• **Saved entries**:
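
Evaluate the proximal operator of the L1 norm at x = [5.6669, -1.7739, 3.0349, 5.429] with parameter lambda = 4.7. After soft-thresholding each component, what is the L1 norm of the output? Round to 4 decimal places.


Soft-thresholding with lambda = 4.7:
prox(5.6669) = sign(5.6669)*max(|5.6669| - 4.7, 0) = 0.9669
prox(-1.7739) = sign(-1.7739)*max(|-1.7739| - 4.7, 0) = 0.0
prox(3.0349) = sign(3.0349)*max(|3.0349| - 4.7, 0) = 0.0
prox(5.429) = sign(5.429)*max(|5.429| - 4.7, 0) = 0.729
prox(x) = [0.9669, 0.0, 0.0, 0.729]
||prox(x)||_1 = 0.9669 + 0.0 + 0.0 + 0.729 = 1.6959


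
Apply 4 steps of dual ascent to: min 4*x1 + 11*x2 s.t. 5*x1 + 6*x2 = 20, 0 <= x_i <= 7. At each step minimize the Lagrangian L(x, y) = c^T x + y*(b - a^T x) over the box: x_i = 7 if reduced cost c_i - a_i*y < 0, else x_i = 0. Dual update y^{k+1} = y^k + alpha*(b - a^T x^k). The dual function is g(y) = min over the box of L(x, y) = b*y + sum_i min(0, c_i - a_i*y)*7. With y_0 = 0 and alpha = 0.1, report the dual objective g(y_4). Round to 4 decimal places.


Dual ascent for LP: min 4*x1 + 11*x2, 5*x1 + 6*x2 = 20, 0 <= x_i <= 7
Step 1: y^k = 0.0, reduced costs: (4.0, 11.0)
  x^k = (0.0, 0.0), subgradient = b - a^T x = 20.0
  y^{k+1} = 0.0 + 0.1*20.0 = 2.0
Step 2: y^k = 2.0, reduced costs: (-6.0, -1.0)
  x^k = (7.0, 7.0), subgradient = b - a^T x = -57.0
  y^{k+1} = 2.0 + 0.1*-57.0 = -3.7
Step 3: y^k = -3.7, reduced costs: (22.5, 33.2)
  x^k = (0.0, 0.0), subgradient = b - a^T x = 20.0
  y^{k+1} = -3.7 + 0.1*20.0 = -1.7
Step 4: y^k = -1.7, reduced costs: (12.5, 21.2)
  x^k = (0.0, 0.0), subgradient = b - a^T x = 20.0
  y^{k+1} = -1.7 + 0.1*20.0 = 0.3
Dual objective at y_4 = 0.3: reduced costs (2.5, 9.2), box minimizer x = (0.0, 0.0)
g(y_4) = b*y + (c1 - a1*y)*x1 + (c2 - a2*y)*x2 = 20*0.3 + 2.5*0.0 + 9.2*0.0 = 6.0 + 0.0 + 0.0 = 6.0


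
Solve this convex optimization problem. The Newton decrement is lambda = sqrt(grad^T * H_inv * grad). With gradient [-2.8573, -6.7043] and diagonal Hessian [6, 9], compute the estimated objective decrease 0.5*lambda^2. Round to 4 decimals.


Step 1: H is diagonal, so H^(-1) * g = [-0.4762, -0.7449].
Step 2: g^T H^(-1) g = sum_i g_i^2 / H_ii
  = (-2.8573)^2/6 + (-6.7043)^2/9
  = 1.3607 + 4.9942 = 6.3549
Step 3: Objective decrease = 0.5 * g^T H^(-1) g = 3.1774


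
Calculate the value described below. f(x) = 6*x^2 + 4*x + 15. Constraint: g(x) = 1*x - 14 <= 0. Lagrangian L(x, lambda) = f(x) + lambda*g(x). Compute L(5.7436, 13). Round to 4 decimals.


Step 1: Evaluate f(x).
f(5.7436) = 6*5.7436^2 + 4*5.7436 + 15 = 235.908
Step 2: Evaluate g(x).
g(5.7436) = 1*5.7436 - 14 = -8.2564
Step 3: Compute Lagrangian.
L = 235.908 + 13*-8.2564 = 128.5748


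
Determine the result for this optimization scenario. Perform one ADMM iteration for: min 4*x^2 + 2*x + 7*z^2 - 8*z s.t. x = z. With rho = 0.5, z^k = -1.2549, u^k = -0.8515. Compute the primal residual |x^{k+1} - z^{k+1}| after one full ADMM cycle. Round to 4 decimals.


ADMM iteration with rho = 0.5, z^k = -1.2549, u^k = -0.8515
Step 1: x-update.
Minimize 4*x^2 + 2*x + (0.5/2)*(x + 1.2549 - 0.8515)^2
FOC: (2*4 + 0.5)*x = -2 + 0.5*(-1.2549 + 0.8515)
x^{k+1} = -0.259
Step 2: z-update.
Minimize 7*z^2 - 8*z + (0.5/2)*(-0.259 - z - 0.8515)^2
FOC: (2*7 + 0.5)*z = 8 + 0.5*(-0.259 - 0.8515)
z^{k+1} = 0.5134
Step 3: u-update.
u^{k+1} = -0.8515 - 0.259 - 0.5134 = -1.624
Step 4: Primal residual = |-0.259 - 0.5134| = 0.7725


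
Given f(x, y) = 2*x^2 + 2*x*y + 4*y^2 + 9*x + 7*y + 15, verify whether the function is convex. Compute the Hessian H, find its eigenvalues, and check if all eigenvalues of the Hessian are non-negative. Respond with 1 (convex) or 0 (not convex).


The Hessian of f(x,y) = 2*x^2 + 2*x*y + 4*y^2 + 9*x + 7*y + 15 is:
H = [[4, 2], [2, 8]]
Trace = 4 + 8 = 12
Determinant = 4*8 - (2)^2 = 28
Discriminant = (12)^2 - 4*28 = 32.0
Eigenvalues: lambda_1 = 3.1716, lambda_2 = 8.8284
The function is convex.

1


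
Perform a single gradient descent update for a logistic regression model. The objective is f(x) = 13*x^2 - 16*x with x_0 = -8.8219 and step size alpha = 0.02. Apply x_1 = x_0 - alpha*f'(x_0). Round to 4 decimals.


We compute the gradient at x_0 and apply the update.
f'(x) = 26*x - 16
f'(-8.8219) = 26*-8.8219 - 16 = -245.3694
x_1 = -8.8219 - 0.02*-245.3694 = -3.9145


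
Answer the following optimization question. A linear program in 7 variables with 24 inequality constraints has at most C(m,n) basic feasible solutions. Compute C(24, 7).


Each vertex corresponds to some choice of n active constraints out of m, so the number of vertices is at most C(m, n) = m! / (n!(m-n)!).
m = 24, n = 7
Numerator: 24 * 23 * 22 * 21 * 20 * 19 * 18
Denominator: 7! = 5040
C(24, 7) = 346104


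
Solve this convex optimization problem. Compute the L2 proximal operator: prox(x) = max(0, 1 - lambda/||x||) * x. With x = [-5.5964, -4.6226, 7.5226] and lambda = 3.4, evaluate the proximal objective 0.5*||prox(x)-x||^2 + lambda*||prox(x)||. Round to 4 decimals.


Step 1: Compute ||x||.
||x|| = 10.4536
Step 2: Compute scaling factor.
scale = max(0, 1 - 3.4/10.4536) = 0.6748
Step 3: prox(x) = [-3.7762, -3.1191, 5.0759]
||prox(x)|| = 7.0536
Step 4: Proximal objective.
0.5*||prox-x||^2 = 5.78
lambda*||prox|| = 23.9822
Total = 29.7622


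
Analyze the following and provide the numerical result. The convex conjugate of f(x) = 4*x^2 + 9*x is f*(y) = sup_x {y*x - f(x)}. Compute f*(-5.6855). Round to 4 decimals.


f*(y) = sup_x {y*x - a*x^2 - b*x} = sup_x {(y-b)*x - a*x^2}
FOC: (y - b) - 2a*x = 0 => x* = (y - b)/(2a)
x* = (-5.6855 - 9)/(2*4) = -1.8357
f*(-5.6855) = (y-b)^2/(4a) = (-5.6855 - 9)^2/(4*4)
= 215.6639/16 = 13.479


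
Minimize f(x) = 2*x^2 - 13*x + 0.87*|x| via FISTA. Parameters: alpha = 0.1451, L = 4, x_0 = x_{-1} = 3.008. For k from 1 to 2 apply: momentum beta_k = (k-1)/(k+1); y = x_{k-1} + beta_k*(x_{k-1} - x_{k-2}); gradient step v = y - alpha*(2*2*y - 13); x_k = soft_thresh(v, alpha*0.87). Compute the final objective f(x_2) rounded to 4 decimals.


FISTA on f(x) = 2*x^2 - 13*x + 0.87*|x|
L = 4, alpha = 0.1451
Iteration 1: beta = 0.0, y = 3.008 + 0.0*(3.008 - 3.008) = 3.008
  grad(y) = -0.968, v = y - alpha*grad = 3.1485
  prox(v) = soft_thresh(3.1485, 0.1262) = 3.0222
Iteration 2: beta = 0.3333, y = 3.0222 + 0.3333*(3.0222 - 3.008) = 3.027
  grad(y) = -0.8922, v = y - alpha*grad = 3.1564
  prox(v) = soft_thresh(3.1564, 0.1262) = 3.0302
f(x_2) = 2*3.0302^2 - 13*3.0302 + 0.87*|3.0302| = -18.3921


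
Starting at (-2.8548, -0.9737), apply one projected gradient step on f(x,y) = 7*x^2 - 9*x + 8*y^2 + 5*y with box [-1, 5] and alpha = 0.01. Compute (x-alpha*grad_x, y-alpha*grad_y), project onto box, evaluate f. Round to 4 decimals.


Step 1: Compute gradient at (-2.8548, -0.9737).
grad_x = 2*7*-2.8548 - 9 = -48.9672
grad_y = 2*8*-0.9737 + 5 = -10.5792
Step 2: Gradient step.
x_raw = -2.8548 - 0.01*-48.9672 = -2.3651
y_raw = -0.9737 - 0.01*-10.5792 = -0.8679
Step 3: Project onto [-1, 5].
x_proj = clip(-2.3651) = -1.0
y_proj = clip(-0.8679) = -0.8679
Step 4: Evaluate f.
f(-1.0, -0.8679) = 17.6866


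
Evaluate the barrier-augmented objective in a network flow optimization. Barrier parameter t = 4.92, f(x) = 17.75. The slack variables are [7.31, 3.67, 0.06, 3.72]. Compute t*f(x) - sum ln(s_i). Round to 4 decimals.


Step 1: Compute log-barrier.
ln values: [1.9892, 1.3002, -2.8134, 1.3137]
phi = -(1.9892 + 1.3002 - 2.8134 + 1.3137) = -1.7897
Step 2: Compute augmented objective.
t*f(x) = 4.92*17.75 = 87.33
Total = 87.33 - 1.7897 = 85.5403


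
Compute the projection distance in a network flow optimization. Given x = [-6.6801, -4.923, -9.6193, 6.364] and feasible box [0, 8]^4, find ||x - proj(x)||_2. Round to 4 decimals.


Project each component onto [0, 8].
clip(-6.6801) = 0.0, clip(-4.923) = 0.0, clip(-9.6193) = 0.0, clip(6.364) = 6.364
Projection = [0.0, 0.0, 0.0, 6.364]
Squared diffs: [44.6237, 24.2359, 92.5309, 0.0]
Distance = sqrt(161.3905) = 12.704


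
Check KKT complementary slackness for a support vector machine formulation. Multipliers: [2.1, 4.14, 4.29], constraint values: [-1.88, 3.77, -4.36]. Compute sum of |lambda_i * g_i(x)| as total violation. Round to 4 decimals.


KKT complementary slackness check:
lambda_1 * g_1 = 2.1 * -1.88 = -3.948
lambda_2 * g_2 = 4.14 * 3.77 = 15.6078
lambda_3 * g_3 = 4.29 * -4.36 = -18.7044
Total violation = 3.948 + 15.6078 + 18.7044 = 38.2602


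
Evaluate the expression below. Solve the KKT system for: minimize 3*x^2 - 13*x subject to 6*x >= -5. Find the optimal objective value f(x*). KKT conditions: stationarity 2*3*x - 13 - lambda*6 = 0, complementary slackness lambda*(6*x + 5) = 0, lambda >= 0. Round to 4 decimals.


Step 1: Try lambda = 0 (constraint inactive).
Stationarity: 2*3*x - 13 = 0
x* = 13/(2*3) = 13/6 = 2.1667 (rounded; the exact value 13/6 is used below)
Check constraint: 6*2.1667 = 13.0002 >= -5 -- satisfied.
Step 2: Compute optimal value.
f(x*) = 3*(13/6)^2 - 13*(13/6) = -14.0833


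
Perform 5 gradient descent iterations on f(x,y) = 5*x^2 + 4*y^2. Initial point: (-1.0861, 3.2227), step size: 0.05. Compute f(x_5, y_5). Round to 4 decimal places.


Gradient descent on f(x,y) = 5*x^2 + 4*y^2.
Starting point: (-1.0861, 3.2227), alpha = 0.05
Step 1: grad_x = 2*5*-1.0861 = -10.861, grad_y = 2*4*3.2227 = 25.7816
  x_1 = -1.0861 - 0.05*-10.861 = -0.5431
  y_1 = 3.2227 - 0.05*25.7816 = 1.9336
Step 2: grad_x = 2*5*-0.5431 = -5.4305, grad_y = 2*4*1.9336 = 15.469
  x_2 = -0.5431 - 0.05*-5.4305 = -0.2715
  y_2 = 1.9336 - 0.05*15.469 = 1.1602
Step 3: grad_x = 2*5*-0.2715 = -2.7153, grad_y = 2*4*1.1602 = 9.2814
  x_3 = -0.2715 - 0.05*-2.7153 = -0.1358
  y_3 = 1.1602 - 0.05*9.2814 = 0.6961
Step 4: grad_x = 2*5*-0.1358 = -1.3576, grad_y = 2*4*0.6961 = 5.5688
  x_4 = -0.1358 - 0.05*-1.3576 = -0.0679
  y_4 = 0.6961 - 0.05*5.5688 = 0.4177
Step 5: grad_x = 2*5*-0.0679 = -0.6788, grad_y = 2*4*0.4177 = 3.3413
  x_5 = -0.0679 - 0.05*-0.6788 = -0.0339
  y_5 = 0.4177 - 0.05*3.3413 = 0.2506
f(-0.0339, 0.2506) = 5*(-0.0339)^2 + 4*0.2506^2 = 0.257


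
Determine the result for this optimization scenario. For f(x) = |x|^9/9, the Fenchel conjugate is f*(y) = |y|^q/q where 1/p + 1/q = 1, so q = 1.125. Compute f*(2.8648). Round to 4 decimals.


The conjugate exponent q satisfies 1/p + 1/q = 1.
p = 9, so q = 9/(9 - 1) = 1.125
|y|^q = 2.8648^1.125 = 3.2676
f*(2.8648) = 3.2676 / 1.125 = 2.9045


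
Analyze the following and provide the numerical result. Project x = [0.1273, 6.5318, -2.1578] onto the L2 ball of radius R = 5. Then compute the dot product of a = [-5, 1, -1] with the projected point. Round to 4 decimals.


Step 1: Compute ||x|| (intermediates to 6 decimals).
||x|| = sqrt(0.1273^2 + 6.5318^2 + (-2.1578)^2) = 6.880168
Step 2: Project.
Since ||x|| > R, scale = R/||x|| = 5/6.880168 = 0.726726, proj(x) = scale * x
proj(x) = [0.092512, 4.746829, -1.568129]
Step 3: Dot product.
a^T * proj(x) = -5*0.092512 + 1*4.746829 - 1*(-1.568129) = 5.8524


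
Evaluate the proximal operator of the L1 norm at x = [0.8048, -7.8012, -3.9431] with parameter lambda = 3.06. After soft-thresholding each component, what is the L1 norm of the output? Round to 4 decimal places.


Soft-thresholding with lambda = 3.06:
prox(0.8048) = sign(0.8048)*max(|0.8048| - 3.06, 0) = 0.0
prox(-7.8012) = sign(-7.8012)*max(|-7.8012| - 3.06, 0) = -4.7412
prox(-3.9431) = sign(-3.9431)*max(|-3.9431| - 3.06, 0) = -0.8831
prox(x) = [0.0, -4.7412, -0.8831]
||prox(x)||_1 = 0.0 + 4.7412 + 0.8831 = 5.6243


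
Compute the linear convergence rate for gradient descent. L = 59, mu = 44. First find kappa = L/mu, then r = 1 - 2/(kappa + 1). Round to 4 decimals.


Step 1: Compute the condition number.
kappa = L/mu = 59/44 = 1.3409
Step 2: Compute the convergence rate.
r = 1 - 2/(kappa + 1) = 1 - 2*mu/(L + mu) = (L - mu)/(L + mu) = 15/103 = 0.1456


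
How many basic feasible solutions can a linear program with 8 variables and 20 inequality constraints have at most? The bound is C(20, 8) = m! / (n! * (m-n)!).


Each vertex corresponds to some choice of n active constraints out of m, so the number of vertices is at most C(m, n) = m! / (n!(m-n)!).
m = 20, n = 8
Numerator: 20 * 19 * 18 * 17 * 16 * 15 * 14 * 13
Denominator: 8! = 40320
C(20, 8) = 125970


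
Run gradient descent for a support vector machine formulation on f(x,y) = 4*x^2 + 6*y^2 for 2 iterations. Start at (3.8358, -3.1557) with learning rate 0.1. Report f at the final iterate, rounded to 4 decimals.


Gradient descent on f(x,y) = 4*x^2 + 6*y^2.
Starting point: (3.8358, -3.1557), alpha = 0.1
Step 1: grad_x = 2*4*3.8358 = 30.6864, grad_y = 2*6*-3.1557 = -37.8684
  x_1 = 3.8358 - 0.1*30.6864 = 0.7672
  y_1 = -3.1557 - 0.1*-37.8684 = 0.6311
Step 2: grad_x = 2*4*0.7672 = 6.1373, grad_y = 2*6*0.6311 = 7.5737
  x_2 = 0.7672 - 0.1*6.1373 = 0.1534
  y_2 = 0.6311 - 0.1*7.5737 = -0.1262
f(0.1534, -0.1262) = 4*0.1534^2 + 6*(-0.1262)^2 = 0.1898


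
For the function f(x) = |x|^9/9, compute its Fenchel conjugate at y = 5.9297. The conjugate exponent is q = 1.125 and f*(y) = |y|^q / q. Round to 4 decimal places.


The conjugate exponent q satisfies 1/p + 1/q = 1.
p = 9, so q = 9/(9 - 1) = 1.125
|y|^q = 5.9297^1.125 = 7.4073
f*(5.9297) = 7.4073 / 1.125 = 6.5843


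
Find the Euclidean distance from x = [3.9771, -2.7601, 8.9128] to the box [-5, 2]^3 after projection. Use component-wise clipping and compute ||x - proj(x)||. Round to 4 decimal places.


Project each component onto [-5, 2].
clip(3.9771) = 2.0, clip(-2.7601) = -2.7601, clip(8.9128) = 2.0
Projection = [2.0, -2.7601, 2.0]
Squared diffs: [3.9089, 0.0, 47.7868]
Distance = sqrt(51.6957) = 7.19


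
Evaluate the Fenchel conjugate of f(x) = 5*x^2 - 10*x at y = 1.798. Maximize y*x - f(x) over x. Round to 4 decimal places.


f*(y) = sup_x {y*x - a*x^2 - b*x} = sup_x {(y-b)*x - a*x^2}
FOC: (y - b) - 2a*x = 0 => x* = (y - b)/(2a)
x* = (1.798 + 10)/(2*5) = 1.1798
f*(1.798) = (y-b)^2/(4a) = (1.798 + 10)^2/(4*5)
= 139.1928/20 = 6.9596


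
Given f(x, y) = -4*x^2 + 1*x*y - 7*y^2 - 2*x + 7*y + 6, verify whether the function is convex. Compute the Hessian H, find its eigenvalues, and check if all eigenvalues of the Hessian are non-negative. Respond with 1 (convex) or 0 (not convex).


The Hessian of f(x,y) = -4*x^2 + 1*x*y - 7*y^2 - 2*x + 7*y + 6 is:
H = [[-8, 1], [1, -14]]
Trace = -8 - 14 = -22
Determinant = -8*-14 - (1)^2 = 111
Discriminant = (-22)^2 - 4*111 = 40.0
Eigenvalues: lambda_1 = -14.1623, lambda_2 = -7.8377
The function is not convex.

0


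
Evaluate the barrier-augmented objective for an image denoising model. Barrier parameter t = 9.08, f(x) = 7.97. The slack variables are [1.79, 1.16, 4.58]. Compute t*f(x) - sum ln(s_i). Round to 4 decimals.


Step 1: Compute log-barrier.
ln values: [0.5822, 0.1484, 1.5217]
phi = -(0.5822 + 0.1484 + 1.5217) = -2.2523
Step 2: Compute augmented objective.
t*f(x) = 9.08*7.97 = 72.3676
Total = 72.3676 - 2.2523 = 70.1153


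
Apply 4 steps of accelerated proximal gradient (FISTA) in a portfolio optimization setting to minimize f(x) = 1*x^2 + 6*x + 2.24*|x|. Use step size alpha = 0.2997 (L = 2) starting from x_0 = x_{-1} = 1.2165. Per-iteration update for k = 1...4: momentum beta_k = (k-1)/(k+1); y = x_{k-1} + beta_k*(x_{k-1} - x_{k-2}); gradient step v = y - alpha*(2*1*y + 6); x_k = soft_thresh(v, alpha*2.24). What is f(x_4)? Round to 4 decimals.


FISTA on f(x) = 1*x^2 + 6*x + 2.24*|x|
L = 2, alpha = 0.2997
Iteration 1: beta = 0.0, y = 1.2165 + 0.0*(1.2165 - 1.2165) = 1.2165
  grad(y) = 8.433, v = y - alpha*grad = -1.3109
  prox(v) = soft_thresh(-1.3109, 0.6713) = -0.6395
Iteration 2: beta = 0.3333, y = -0.6395 + 0.3333*(-0.6395 - 1.2165) = -1.2582
  grad(y) = 3.4836, v = y - alpha*grad = -2.3022
  prox(v) = soft_thresh(-2.3022, 0.6713) = -1.6309
Iteration 3: beta = 0.5, y = -1.6309 + 0.5*(-1.6309 + 0.6395) = -2.1266
  grad(y) = 1.7468, v = y - alpha*grad = -2.6501
  prox(v) = soft_thresh(-2.6501, 0.6713) = -1.9788
Iteration 4: beta = 0.6, y = -1.9788 + 0.6*(-1.9788 + 1.6309) = -2.1875
  grad(y) = 1.625, v = y - alpha*grad = -2.6745
  prox(v) = soft_thresh(-2.6745, 0.6713) = -2.0032
f(x_4) = 1*(-2.0032)^2 + 6*(-2.0032) + 2.24*|-2.0032| = -3.5192


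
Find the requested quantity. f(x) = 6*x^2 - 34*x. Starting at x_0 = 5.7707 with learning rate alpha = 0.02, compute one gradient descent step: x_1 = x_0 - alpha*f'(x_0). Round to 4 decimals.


We compute the gradient at x_0 and apply the update.
f'(x) = 12*x - 34
f'(5.7707) = 12*5.7707 - 34 = 35.2484
x_1 = 5.7707 - 0.02*35.2484 = 5.0657


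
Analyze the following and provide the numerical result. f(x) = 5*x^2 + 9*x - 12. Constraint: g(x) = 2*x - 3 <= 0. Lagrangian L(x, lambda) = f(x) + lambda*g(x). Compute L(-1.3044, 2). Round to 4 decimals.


Step 1: Evaluate f(x).
f(-1.3044) = 5*(-1.3044)^2 + 9*(-1.3044) - 12 = -15.2323
Step 2: Evaluate g(x).
g(-1.3044) = 2*-1.3044 - 3 = -5.6088
Step 3: Compute Lagrangian.
L = -15.2323 + 2*-5.6088 = -26.4499


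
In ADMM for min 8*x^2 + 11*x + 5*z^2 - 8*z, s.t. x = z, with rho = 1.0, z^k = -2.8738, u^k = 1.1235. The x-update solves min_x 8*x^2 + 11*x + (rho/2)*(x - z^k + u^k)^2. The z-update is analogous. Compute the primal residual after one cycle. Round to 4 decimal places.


ADMM iteration with rho = 1.0, z^k = -2.8738, u^k = 1.1235
Step 1: x-update.
Minimize 8*x^2 + 11*x + (1.0/2)*(x + 2.8738 + 1.1235)^2
FOC: (2*8 + 1.0)*x = -11 + 1.0*(-2.8738 - 1.1235)
x^{k+1} = -0.8822
Step 2: z-update.
Minimize 5*z^2 - 8*z + (1.0/2)*(-0.8822 - z + 1.1235)^2
FOC: (2*5 + 1.0)*z = 8 + 1.0*(-0.8822 + 1.1235)
z^{k+1} = 0.7492
Step 3: u-update.
u^{k+1} = 1.1235 - 0.8822 - 0.7492 = -0.5079
Step 4: Primal residual = |-0.8822 - 0.7492| = 1.6314


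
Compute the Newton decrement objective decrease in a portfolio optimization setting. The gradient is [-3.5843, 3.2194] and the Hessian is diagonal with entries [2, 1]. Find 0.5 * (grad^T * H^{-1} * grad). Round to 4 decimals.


Step 1: H is diagonal, so H^(-1) * g = [-1.7922, 3.2194].
Step 2: g^T H^(-1) g = sum_i g_i^2 / H_ii
  = (-3.5843)^2/2 + (3.2194)^2/1
  = 6.4236 + 10.3645 = 16.7881
Step 3: Objective decrease = 0.5 * g^T H^(-1) g = 8.3941


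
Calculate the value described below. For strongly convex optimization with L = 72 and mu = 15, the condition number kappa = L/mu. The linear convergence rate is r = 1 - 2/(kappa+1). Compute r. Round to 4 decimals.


Step 1: Compute the condition number.
kappa = L/mu = 72/15 = 4.8
Step 2: Compute the convergence rate.
r = 1 - 2/(kappa + 1) = 1 - 2*mu/(L + mu) = (L - mu)/(L + mu) = 57/87 = 0.6552


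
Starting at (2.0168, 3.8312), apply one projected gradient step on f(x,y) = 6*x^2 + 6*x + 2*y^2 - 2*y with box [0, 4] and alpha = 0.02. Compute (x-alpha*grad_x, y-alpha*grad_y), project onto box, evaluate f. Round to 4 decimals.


Step 1: Compute gradient at (2.0168, 3.8312).
grad_x = 2*6*2.0168 + 6 = 30.2016
grad_y = 2*2*3.8312 - 2 = 13.3248
Step 2: Gradient step.
x_raw = 2.0168 - 0.02*30.2016 = 1.4128
y_raw = 3.8312 - 0.02*13.3248 = 3.5647
Step 3: Project onto [0, 4].
x_proj = clip(1.4128) = 1.4128
y_proj = clip(3.5647) = 3.5647
Step 4: Evaluate f.
f(1.4128, 3.5647) = 38.7369


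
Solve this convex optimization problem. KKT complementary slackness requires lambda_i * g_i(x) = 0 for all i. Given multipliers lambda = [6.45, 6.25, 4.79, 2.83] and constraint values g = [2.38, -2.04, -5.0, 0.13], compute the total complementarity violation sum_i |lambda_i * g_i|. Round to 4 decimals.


KKT complementary slackness check:
lambda_1 * g_1 = 6.45 * 2.38 = 15.351
lambda_2 * g_2 = 6.25 * -2.04 = -12.75
lambda_3 * g_3 = 4.79 * -5.0 = -23.95
lambda_4 * g_4 = 2.83 * 0.13 = 0.3679
Total violation = 15.351 + 12.75 + 23.95 + 0.3679 = 52.4189


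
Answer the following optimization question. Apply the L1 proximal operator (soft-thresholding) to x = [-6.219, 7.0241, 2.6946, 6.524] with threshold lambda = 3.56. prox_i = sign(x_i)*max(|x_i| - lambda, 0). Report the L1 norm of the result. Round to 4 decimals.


Soft-thresholding with lambda = 3.56:
prox(-6.219) = sign(-6.219)*max(|-6.219| - 3.56, 0) = -2.659
prox(7.0241) = sign(7.0241)*max(|7.0241| - 3.56, 0) = 3.4641
prox(2.6946) = sign(2.6946)*max(|2.6946| - 3.56, 0) = 0.0
prox(6.524) = sign(6.524)*max(|6.524| - 3.56, 0) = 2.964
prox(x) = [-2.659, 3.4641, 0.0, 2.964]
||prox(x)||_1 = 2.659 + 3.4641 + 0.0 + 2.964 = 9.0871


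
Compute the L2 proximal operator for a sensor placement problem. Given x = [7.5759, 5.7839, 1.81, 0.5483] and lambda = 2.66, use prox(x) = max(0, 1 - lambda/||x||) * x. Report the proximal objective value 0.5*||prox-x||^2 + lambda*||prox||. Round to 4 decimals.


Step 1: Compute ||x||.
||x|| = 9.7172
Step 2: Compute scaling factor.
scale = max(0, 1 - 2.66/9.7172) = 0.7263
Step 3: prox(x) = [5.5021, 4.2006, 1.3145, 0.3982]
||prox(x)|| = 7.0572
Step 4: Proximal objective.
0.5*||prox-x||^2 = 3.5378
lambda*||prox|| = 18.7722
Total = 22.31


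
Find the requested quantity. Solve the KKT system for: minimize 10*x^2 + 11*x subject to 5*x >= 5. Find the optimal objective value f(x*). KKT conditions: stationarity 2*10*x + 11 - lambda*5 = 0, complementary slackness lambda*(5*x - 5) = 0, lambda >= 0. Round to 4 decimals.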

• **Exercise**: Nothing but the lines from the one with "Compute the L2 proximal operator for" to the last line of the data should appear in the answer, each exactly as it stands.

• **Output for this task**:
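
Compute the L2 proximal operator for a sensor placement problem. Given x = [7.5759, 5.7839, 1.81, 0.5483] and lambda = 2.66, use prox(x) = max(0, 1 - lambda/||x||) * x. Report the proximal objective value 0.5*||prox-x||^2 + lambda*||prox||. Round to 4 decimals.


Step 1: Compute ||x||.
||x|| = 9.7172
Step 2: Compute scaling factor.
scale = max(0, 1 - 2.66/9.7172) = 0.7263
Step 3: prox(x) = [5.5021, 4.2006, 1.3145, 0.3982]
||prox(x)|| = 7.0572
Step 4: Proximal objective.
0.5*||prox-x||^2 = 3.5378
lambda*||prox|| = 18.7722
Total = 22.31


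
Find the requested quantity. Solve the KKT system for: minimize 10*x^2 + 11*x subject to 5*x >= 5. Find the optimal objective value f(x*). KKT conditions: stationarity 2*10*x + 11 - lambda*5 = 0, complementary slackness lambda*(5*x - 5) = 0, lambda >= 0. Round to 4 decimals.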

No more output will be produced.